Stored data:
===============

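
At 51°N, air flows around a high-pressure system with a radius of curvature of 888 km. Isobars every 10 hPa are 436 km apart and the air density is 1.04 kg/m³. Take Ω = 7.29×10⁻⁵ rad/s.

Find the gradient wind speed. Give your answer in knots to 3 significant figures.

Coriolis parameter at 51°N:
f = 2Ω sin φ = 2 × 7.29×10⁻⁵ × sin 51° = 1.13×10⁻⁴ s⁻¹
Pressure gradient: |∂P/∂n| = 1000 Pa / 436000 m = 2.29×10⁻³ Pa/m
Geostrophic speed: V_g = |∂P/∂n|/(fρ) = 2.29×10⁻³/(1.13×10⁻⁴ × 1.04) = 19.5 m/s
Around a high, pressure-gradient force acts outward with centrifugal, so Coriolis balances both:
fV = (1/ρ)|∂P/∂n| + V²/R  →  V² − fR·V + fR·V_g = 0
With fR = 1.13×10⁻⁴ × 888×10³ m = 101 m/s:
V = [fR − √((fR)² − 4 fR V_g)]/2 = [101 − √(101² − 4×101×19.5)]/2 = 26.4 m/s
Supergeostrophic (V > V_g = 19.5 m/s), as expected around a high.
Converting: 26.4 m/s × 1.944 = 51.3 knots

51.3 knots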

===============

▶ [TRY IT]
Please output each entry above exactly, leaving nothing out.

▶ [ANSWER TO THIS PROBLEM]
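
At 51°N, air flows around a high-pressure system with a radius of curvature of 888 km. Isobars every 10 hPa are 436 km apart and the air density is 1.04 kg/m³. Take Ω = 7.29×10⁻⁵ rad/s.

Find the gradient wind speed. Give your answer in knots to 3 significant figures.

Coriolis parameter at 51°N:
f = 2Ω sin φ = 2 × 7.29×10⁻⁵ × sin 51° = 1.13×10⁻⁴ s⁻¹
Pressure gradient: |∂P/∂n| = 1000 Pa / 436000 m = 2.29×10⁻³ Pa/m
Geostrophic speed: V_g = |∂P/∂n|/(fρ) = 2.29×10⁻³/(1.13×10⁻⁴ × 1.04) = 19.5 m/s
Around a high, pressure-gradient force acts outward with centrifugal, so Coriolis balances both:
fV = (1/ρ)|∂P/∂n| + V²/R  →  V² − fR·V + fR·V_g = 0
With fR = 1.13×10⁻⁴ × 888×10³ m = 101 m/s:
V = [fR − √((fR)² − 4 fR V_g)]/2 = [101 − √(101² − 4×101×19.5)]/2 = 26.4 m/s
Supergeostrophic (V > V_g = 19.5 m/s), as expected around a high.
Converting: 26.4 m/s × 1.944 = 51.3 knots

51.3 knots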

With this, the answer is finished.